(DATA IN THIS EXERCISE Opens)

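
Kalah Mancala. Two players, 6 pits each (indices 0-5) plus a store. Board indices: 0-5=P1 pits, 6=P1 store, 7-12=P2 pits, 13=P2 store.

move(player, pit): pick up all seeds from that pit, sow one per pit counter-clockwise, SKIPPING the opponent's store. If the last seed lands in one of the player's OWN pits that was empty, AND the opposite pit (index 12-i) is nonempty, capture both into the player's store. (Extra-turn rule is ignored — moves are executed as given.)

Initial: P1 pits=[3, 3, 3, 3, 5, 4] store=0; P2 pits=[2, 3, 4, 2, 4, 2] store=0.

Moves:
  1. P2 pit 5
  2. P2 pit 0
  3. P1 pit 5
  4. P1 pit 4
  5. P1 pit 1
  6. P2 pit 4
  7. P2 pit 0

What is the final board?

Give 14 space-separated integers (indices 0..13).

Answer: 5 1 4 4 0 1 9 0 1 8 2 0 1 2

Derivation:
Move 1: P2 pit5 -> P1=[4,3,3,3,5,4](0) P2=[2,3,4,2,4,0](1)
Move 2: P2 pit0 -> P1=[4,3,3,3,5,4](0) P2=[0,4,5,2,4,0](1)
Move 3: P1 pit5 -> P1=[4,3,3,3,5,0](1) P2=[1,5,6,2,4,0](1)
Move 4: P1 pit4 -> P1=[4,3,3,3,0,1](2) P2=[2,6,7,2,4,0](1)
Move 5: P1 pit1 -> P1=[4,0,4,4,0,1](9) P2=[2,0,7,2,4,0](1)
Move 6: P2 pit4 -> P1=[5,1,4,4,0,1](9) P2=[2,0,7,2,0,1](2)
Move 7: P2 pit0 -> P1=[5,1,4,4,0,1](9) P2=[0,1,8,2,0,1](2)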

(DATA IN THIS EXERCISE Closes)
(DATA IN THIS EXERCISE Opens)

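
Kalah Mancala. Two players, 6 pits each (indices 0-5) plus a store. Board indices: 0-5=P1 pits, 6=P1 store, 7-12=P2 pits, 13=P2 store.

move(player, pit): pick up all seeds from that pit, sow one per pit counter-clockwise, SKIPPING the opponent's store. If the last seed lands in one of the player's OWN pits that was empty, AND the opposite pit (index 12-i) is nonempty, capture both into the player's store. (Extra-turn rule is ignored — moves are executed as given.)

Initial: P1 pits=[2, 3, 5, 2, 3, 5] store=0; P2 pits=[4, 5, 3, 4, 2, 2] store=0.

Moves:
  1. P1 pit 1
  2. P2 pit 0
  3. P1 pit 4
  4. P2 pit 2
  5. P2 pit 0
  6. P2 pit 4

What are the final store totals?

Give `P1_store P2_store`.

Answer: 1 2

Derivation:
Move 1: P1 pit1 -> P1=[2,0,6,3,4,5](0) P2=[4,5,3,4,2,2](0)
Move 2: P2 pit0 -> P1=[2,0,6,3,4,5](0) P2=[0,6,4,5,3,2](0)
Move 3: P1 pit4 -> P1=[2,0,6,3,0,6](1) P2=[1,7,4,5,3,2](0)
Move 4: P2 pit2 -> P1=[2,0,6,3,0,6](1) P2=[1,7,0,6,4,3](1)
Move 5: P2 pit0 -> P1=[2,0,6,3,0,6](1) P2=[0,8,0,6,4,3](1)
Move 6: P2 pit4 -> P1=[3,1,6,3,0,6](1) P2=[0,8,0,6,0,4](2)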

(DATA IN THIS EXERCISE Closes)

-- WHAT TO DO --
Give only the lines from the one holding "4. P2 pit 2" through the one holding "What are the final store totals?", each restated exactly as it appears above.

-- WRITTEN SOLUTION --
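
  4. P2 pit 2
  5. P2 pit 0
  6. P2 pit 4

What are the final store totals?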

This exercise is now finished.